▶ [Records provided]
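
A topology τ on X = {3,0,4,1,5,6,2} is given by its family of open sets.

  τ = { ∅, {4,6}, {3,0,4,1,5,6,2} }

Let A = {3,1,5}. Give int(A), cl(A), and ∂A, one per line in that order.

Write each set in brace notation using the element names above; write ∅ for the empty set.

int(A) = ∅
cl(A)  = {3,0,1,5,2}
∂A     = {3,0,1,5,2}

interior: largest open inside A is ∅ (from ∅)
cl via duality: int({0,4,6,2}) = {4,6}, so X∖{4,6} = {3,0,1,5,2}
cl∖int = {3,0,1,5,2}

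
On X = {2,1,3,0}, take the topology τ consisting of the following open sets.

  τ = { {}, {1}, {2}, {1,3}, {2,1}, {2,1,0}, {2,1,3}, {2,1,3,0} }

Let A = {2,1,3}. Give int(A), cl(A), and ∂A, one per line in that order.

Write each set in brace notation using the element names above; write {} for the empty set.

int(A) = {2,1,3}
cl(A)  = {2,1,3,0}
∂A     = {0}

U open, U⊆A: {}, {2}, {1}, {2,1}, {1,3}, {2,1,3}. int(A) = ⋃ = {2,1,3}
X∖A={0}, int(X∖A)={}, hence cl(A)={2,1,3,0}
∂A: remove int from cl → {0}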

▶ [Task objective] Word for word, retype each record.

▶ [Answer to the exercise]
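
A topology τ on X = {3,0,4,1,5,6,2} is given by its family of open sets.

  τ = { ∅, {4,6}, {3,0,4,1,5,6,2} }

Let A = {3,1,5}. Give int(A), cl(A), and ∂A, one per line in that order.

Write each set in brace notation using the element names above; write ∅ for the empty set.

int(A) = ∅
cl(A)  = {3,0,1,5,2}
∂A     = {3,0,1,5,2}

interior: largest open inside A is ∅ (from ∅)
cl via duality: int({0,4,6,2}) = {4,6}, so X∖{4,6} = {3,0,1,5,2}
cl∖int = {3,0,1,5,2}

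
On X = {2,1,3,0}, take the topology τ consisting of the following open sets.

  τ = { {}, {1}, {2}, {1,3}, {2,1}, {2,1,0}, {2,1,3}, {2,1,3,0} }

Let A = {2,1,3}. Give int(A), cl(A), and ∂A, one per line in that order.

Write each set in brace notation using the element names above; write {} for the empty set.

int(A) = {2,1,3}
cl(A)  = {2,1,3,0}
∂A     = {0}

U open, U⊆A: {}, {2}, {1}, {2,1}, {1,3}, {2,1,3}. int(A) = ⋃ = {2,1,3}
X∖A={0}, int(X∖A)={}, hence cl(A)={2,1,3,0}
∂A: remove int from cl → {0}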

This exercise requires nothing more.